╔══

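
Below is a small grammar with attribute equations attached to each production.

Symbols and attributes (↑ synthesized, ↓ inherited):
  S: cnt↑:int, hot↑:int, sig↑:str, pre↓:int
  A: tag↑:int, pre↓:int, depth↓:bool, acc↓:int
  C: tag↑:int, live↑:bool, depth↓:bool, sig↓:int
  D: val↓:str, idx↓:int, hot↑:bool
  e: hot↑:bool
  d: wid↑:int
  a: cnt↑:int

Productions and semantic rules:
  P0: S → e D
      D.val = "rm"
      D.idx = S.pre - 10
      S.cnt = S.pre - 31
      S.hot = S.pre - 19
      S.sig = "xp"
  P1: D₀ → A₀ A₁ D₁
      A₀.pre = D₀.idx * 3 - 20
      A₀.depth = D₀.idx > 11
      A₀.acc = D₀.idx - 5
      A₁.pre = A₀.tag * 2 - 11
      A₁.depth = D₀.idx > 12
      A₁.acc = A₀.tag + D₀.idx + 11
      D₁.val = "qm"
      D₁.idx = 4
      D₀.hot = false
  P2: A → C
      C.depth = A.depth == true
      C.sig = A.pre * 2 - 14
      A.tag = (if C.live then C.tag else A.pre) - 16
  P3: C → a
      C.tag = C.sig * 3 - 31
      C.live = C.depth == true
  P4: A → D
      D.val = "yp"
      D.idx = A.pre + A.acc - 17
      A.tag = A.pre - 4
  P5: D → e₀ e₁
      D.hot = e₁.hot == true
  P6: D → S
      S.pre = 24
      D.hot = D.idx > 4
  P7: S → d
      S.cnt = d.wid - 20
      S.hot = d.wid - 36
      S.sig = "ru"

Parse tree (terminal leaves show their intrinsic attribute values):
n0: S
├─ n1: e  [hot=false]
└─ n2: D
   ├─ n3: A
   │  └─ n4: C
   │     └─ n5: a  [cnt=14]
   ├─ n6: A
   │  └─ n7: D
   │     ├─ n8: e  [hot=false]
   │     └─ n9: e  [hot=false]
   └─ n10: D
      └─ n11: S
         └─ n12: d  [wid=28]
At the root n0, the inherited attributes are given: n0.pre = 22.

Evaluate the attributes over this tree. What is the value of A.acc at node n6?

30

1. n0.pre = 22  [given at root]
2. n1.hot = false  [terminal]
3. n2.val = "rm"  ["rm"]
4. n2.idx = 12  [S.pre - 10]
5. n3.pre = 16  [D₀.idx * 3 - 20]
6. n3.depth = true  [D₀.idx > 11]
7. n3.acc = 7  [D₀.idx - 5]
8. n4.depth = true  [A.depth == true]
9. n4.sig = 18  [A.pre * 2 - 14]
10. n5.cnt = 14  [terminal]
11. n4.tag = 23  [C.sig * 3 - 31]
12. n4.live = true  [C.depth == true]
13. n3.tag = 7  [(if C.live then C.tag else A.pre) - 16]
14. n6.pre = 3  [A₀.tag * 2 - 11]
15. n6.depth = false  [D₀.idx > 12]
16. n6.acc = 30  [A₀.tag + D₀.idx + 11]
17. n7.val = "yp"  ["yp"]
18. n7.idx = 16  [A.pre + A.acc - 17]
19. n8.hot = false  [terminal]
20. n9.hot = false  [terminal]
21. n7.hot = false  [e₁.hot == true]
22. n6.tag = -1  [A.pre - 4]
23. n10.val = "qm"  ["qm"]
24. n10.idx = 4  [4]
25. n11.pre = 24  [24]
26. n12.wid = 28  [terminal]
27. n11.cnt = 8  [d.wid - 20]
28. n11.hot = -8  [d.wid - 36]
29. n11.sig = "ru"  ["ru"]
30. n10.hot = false  [D.idx > 4]
31. n2.hot = false  [false]
32. n0.cnt = -9  [S.pre - 31]
33. n0.hot = 3  [S.pre - 19]
34. n0.sig = "xp"  ["xp"]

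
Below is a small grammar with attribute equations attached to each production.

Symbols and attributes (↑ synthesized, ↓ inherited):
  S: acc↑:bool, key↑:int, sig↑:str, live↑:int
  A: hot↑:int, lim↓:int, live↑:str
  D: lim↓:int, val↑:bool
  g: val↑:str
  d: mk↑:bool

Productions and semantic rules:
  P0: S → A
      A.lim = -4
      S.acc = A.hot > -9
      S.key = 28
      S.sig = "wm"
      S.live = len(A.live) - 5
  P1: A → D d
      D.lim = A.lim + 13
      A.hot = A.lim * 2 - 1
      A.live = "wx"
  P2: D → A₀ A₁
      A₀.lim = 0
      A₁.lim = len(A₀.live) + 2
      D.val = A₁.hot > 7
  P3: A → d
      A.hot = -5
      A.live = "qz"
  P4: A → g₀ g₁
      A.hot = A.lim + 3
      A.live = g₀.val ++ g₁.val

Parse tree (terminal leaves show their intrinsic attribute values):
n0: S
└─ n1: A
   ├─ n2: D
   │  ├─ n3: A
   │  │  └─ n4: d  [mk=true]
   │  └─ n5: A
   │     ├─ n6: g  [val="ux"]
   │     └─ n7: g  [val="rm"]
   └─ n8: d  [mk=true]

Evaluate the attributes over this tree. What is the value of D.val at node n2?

false

1. n1.lim = -4  [-4]
2. n2.lim = 9  [A.lim + 13]
3. n3.lim = 0  [0]
4. n4.mk = true  [terminal]
5. n3.hot = -5  [-5]
6. n3.live = "qz"  ["qz"]
7. n5.lim = 4  [len(A₀.live) + 2]
8. n6.val = "ux"  [terminal]
9. n7.val = "rm"  [terminal]
10. n5.hot = 7  [A.lim + 3]
11. n5.live = "uxrm"  [g₀.val ++ g₁.val]
12. n2.val = false  [A₁.hot > 7]
13. n8.mk = true  [terminal]
14. n1.hot = -9  [A.lim * 2 - 1]
15. n1.live = "wx"  ["wx"]
16. n0.acc = false  [A.hot > -9]
17. n0.key = 28  [28]
18. n0.sig = "wm"  ["wm"]
19. n0.live = -3  [len(A.live) - 5]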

╚══

== Assignment ==
In the listing above, find the line with "P1: D₀ → A₀ A₁ D₁" and the line with "C.tag = C.sig * 3 - 31", then print exactly those two lines and every line between them, and nothing more.

== Written answer ==
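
  P1: D₀ → A₀ A₁ D₁
      A₀.pre = D₀.idx * 3 - 20
      A₀.depth = D₀.idx > 11
      A₀.acc = D₀.idx - 5
      A₁.pre = A₀.tag * 2 - 11
      A₁.depth = D₀.idx > 12
      A₁.acc = A₀.tag + D₀.idx + 11
      D₁.val = "qm"
      D₁.idx = 4
      D₀.hot = false
  P2: A → C
      C.depth = A.depth == true
      C.sig = A.pre * 2 - 14
      A.tag = (if C.live then C.tag else A.pre) - 16
  P3: C → a
      C.tag = C.sig * 3 - 31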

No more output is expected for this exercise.